What you are asked to do =
Everything from the line containing "Let Function('Y')(j, o)" through the line containing "Answer: Rational(6, 11) ≈ 0.54545" should be repeated exactly, and nothing else from the data.

START Entries shown

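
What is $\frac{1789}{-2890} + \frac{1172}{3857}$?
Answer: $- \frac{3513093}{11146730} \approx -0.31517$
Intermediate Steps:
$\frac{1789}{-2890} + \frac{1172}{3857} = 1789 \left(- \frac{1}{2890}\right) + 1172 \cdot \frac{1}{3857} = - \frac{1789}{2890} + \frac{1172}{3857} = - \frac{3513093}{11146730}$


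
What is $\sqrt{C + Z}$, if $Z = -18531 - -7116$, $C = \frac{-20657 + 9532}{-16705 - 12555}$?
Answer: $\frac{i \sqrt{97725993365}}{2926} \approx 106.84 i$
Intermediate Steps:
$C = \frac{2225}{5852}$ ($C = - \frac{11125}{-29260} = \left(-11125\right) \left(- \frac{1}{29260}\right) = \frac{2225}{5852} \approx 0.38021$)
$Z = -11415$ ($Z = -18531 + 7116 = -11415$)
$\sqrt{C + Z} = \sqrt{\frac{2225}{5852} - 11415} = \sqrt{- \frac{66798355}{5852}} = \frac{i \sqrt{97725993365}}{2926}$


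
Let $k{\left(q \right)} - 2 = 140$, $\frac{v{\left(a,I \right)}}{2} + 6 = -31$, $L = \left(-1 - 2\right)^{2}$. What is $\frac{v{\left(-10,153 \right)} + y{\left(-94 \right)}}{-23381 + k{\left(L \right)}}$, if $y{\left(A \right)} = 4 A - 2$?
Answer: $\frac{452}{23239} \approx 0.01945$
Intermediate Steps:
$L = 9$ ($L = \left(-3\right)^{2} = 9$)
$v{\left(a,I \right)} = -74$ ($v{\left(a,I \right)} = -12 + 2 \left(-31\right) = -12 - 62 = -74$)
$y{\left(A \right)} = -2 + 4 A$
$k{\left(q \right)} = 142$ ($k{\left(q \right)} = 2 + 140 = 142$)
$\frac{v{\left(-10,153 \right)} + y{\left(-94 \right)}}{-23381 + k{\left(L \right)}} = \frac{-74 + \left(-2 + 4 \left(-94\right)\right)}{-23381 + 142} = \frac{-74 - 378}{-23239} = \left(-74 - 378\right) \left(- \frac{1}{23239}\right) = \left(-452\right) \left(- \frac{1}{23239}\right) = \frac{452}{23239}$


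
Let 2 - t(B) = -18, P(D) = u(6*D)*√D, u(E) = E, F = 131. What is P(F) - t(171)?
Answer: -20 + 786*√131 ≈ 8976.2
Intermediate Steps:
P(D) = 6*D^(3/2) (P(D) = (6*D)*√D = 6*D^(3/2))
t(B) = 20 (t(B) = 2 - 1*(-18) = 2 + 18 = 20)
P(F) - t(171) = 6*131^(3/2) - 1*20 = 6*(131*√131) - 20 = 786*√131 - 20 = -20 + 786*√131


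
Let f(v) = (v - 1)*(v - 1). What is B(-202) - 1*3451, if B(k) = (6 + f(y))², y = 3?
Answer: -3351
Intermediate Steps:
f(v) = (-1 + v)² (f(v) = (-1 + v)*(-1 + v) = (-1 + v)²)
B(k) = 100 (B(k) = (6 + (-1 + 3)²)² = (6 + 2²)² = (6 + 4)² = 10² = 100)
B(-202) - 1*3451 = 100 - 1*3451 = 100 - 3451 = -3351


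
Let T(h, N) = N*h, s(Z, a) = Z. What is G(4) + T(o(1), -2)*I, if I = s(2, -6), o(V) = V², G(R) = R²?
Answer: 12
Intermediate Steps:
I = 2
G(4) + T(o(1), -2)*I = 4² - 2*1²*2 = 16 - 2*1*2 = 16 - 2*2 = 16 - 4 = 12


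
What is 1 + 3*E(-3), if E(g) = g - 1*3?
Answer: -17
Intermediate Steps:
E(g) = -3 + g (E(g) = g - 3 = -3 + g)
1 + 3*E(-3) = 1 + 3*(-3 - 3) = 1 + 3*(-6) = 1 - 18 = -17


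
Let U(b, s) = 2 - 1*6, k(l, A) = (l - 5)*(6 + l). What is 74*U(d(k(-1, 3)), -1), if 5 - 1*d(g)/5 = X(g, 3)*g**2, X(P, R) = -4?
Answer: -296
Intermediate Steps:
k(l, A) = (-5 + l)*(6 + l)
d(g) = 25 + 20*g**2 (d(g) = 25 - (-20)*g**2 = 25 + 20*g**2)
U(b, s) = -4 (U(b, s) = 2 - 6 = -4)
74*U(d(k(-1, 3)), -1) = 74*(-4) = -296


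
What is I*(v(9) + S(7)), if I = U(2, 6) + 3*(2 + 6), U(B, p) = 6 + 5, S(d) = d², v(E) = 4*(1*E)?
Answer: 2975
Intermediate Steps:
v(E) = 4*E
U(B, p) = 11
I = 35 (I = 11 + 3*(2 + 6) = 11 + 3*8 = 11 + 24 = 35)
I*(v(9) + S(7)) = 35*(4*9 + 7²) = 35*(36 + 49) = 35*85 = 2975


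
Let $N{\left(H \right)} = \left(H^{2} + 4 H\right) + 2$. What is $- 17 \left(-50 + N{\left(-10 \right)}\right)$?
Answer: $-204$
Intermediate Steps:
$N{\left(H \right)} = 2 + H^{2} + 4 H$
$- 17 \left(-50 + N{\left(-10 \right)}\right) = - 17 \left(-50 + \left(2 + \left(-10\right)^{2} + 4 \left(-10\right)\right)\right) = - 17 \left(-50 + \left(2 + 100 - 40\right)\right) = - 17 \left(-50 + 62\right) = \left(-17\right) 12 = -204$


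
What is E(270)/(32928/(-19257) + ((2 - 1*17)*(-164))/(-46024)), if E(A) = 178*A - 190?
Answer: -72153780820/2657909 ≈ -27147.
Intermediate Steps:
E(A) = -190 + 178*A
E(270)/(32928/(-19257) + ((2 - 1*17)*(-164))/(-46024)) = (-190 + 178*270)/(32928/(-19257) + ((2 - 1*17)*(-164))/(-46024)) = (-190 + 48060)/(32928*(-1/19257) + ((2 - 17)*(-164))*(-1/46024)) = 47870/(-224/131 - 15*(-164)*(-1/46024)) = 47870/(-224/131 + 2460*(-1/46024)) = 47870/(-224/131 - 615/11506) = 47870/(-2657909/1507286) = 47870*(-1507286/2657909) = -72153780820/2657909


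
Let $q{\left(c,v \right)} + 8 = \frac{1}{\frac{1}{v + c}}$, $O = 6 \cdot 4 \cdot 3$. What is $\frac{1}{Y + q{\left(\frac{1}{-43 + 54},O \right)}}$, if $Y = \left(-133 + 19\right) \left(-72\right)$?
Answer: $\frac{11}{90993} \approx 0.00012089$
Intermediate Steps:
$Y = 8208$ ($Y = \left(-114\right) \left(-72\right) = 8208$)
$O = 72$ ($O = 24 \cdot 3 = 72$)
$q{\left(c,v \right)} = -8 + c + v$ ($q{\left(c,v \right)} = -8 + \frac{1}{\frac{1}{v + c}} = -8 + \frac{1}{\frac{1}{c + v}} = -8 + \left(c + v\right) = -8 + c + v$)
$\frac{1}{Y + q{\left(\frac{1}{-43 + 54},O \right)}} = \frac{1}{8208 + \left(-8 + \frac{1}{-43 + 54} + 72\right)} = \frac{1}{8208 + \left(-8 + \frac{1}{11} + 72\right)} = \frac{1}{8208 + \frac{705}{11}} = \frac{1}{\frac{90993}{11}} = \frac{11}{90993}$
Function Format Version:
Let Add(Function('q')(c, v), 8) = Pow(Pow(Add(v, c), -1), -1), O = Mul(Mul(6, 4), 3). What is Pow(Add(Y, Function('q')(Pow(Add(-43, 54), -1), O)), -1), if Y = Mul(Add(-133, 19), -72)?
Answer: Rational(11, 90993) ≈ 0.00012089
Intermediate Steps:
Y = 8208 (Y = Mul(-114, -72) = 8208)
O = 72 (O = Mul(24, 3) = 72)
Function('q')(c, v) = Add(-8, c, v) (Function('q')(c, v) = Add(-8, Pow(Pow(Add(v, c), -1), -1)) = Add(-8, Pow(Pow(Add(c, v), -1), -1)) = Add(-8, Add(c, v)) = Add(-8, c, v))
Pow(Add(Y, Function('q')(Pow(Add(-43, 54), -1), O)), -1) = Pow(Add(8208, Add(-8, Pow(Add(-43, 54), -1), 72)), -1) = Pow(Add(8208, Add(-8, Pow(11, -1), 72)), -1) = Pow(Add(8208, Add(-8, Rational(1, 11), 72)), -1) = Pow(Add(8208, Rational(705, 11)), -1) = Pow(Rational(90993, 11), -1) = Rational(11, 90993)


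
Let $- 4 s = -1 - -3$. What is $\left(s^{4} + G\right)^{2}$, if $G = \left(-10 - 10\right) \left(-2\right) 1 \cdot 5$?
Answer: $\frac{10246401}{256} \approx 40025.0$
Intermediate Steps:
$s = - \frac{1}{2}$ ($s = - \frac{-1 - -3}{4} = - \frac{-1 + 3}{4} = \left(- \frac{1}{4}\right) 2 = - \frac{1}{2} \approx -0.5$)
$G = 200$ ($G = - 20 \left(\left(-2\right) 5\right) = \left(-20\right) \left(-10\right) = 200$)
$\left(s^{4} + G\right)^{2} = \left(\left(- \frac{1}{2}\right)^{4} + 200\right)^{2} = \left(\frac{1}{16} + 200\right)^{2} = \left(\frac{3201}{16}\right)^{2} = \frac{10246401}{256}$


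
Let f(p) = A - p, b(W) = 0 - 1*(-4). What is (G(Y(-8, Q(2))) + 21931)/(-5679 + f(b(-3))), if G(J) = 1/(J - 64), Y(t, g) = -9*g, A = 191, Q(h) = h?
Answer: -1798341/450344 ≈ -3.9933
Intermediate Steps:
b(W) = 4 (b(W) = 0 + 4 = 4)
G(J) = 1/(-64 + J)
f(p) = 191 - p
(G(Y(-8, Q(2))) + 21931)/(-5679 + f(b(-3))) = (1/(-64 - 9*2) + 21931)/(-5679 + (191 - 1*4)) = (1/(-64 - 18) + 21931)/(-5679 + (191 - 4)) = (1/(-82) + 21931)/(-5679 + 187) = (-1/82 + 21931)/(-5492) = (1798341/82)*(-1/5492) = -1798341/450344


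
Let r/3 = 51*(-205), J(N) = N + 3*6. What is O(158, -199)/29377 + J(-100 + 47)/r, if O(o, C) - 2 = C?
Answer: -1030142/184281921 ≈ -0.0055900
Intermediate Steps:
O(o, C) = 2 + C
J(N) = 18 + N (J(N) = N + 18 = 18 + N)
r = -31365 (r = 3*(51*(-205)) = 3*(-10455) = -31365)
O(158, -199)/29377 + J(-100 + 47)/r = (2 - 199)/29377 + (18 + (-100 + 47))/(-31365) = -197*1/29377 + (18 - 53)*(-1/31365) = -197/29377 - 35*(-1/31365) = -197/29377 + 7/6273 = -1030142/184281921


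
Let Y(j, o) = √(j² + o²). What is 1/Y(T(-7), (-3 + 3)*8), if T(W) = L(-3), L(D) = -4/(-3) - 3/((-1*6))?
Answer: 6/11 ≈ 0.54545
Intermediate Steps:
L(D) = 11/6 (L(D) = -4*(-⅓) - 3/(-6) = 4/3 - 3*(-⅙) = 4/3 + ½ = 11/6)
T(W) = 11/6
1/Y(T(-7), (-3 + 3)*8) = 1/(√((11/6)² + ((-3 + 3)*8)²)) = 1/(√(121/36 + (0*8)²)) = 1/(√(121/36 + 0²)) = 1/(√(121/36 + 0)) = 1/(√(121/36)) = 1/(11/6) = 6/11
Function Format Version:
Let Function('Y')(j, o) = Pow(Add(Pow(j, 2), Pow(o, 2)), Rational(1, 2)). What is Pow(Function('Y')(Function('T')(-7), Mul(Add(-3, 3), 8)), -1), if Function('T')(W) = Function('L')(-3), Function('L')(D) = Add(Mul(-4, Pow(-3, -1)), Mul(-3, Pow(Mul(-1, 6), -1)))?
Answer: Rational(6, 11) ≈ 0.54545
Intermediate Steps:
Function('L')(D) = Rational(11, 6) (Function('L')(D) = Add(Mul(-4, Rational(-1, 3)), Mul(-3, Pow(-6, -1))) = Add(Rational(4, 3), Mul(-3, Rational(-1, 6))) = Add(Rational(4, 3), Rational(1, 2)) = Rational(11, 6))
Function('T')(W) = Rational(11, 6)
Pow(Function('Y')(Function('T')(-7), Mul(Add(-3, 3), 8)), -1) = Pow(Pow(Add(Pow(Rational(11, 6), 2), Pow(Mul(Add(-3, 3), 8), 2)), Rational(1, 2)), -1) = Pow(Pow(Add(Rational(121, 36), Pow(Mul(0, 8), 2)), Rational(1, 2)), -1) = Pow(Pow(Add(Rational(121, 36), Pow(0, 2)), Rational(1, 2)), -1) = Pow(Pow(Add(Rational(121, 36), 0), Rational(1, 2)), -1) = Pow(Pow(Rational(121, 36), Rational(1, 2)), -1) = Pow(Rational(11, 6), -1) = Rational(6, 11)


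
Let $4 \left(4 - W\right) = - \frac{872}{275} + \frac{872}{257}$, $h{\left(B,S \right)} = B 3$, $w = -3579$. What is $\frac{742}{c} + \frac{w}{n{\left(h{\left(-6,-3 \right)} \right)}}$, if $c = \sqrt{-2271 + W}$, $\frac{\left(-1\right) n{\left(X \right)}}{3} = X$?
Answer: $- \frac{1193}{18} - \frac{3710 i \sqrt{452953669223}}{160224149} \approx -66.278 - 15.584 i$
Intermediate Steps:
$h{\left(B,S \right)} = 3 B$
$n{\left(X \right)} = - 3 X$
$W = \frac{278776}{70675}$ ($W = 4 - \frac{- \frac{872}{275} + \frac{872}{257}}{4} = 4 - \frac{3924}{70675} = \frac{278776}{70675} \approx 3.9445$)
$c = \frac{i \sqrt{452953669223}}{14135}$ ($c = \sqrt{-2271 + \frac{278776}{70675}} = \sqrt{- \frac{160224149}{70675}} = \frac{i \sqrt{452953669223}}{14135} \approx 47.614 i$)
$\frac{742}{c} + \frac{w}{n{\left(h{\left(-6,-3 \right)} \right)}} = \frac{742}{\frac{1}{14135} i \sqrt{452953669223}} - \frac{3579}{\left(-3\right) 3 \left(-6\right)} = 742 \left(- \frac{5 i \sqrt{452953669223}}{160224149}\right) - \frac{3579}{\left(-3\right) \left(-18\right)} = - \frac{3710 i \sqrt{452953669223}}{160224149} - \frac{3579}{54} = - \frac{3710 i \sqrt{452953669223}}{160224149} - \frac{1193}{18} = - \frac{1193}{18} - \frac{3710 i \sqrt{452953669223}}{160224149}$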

END Entries shown

Task solution =
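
Let Function('Y')(j, o) = Pow(Add(Pow(j, 2), Pow(o, 2)), Rational(1, 2)). What is Pow(Function('Y')(Function('T')(-7), Mul(Add(-3, 3), 8)), -1), if Function('T')(W) = Function('L')(-3), Function('L')(D) = Add(Mul(-4, Pow(-3, -1)), Mul(-3, Pow(Mul(-1, 6), -1)))?
Answer: Rational(6, 11) ≈ 0.54545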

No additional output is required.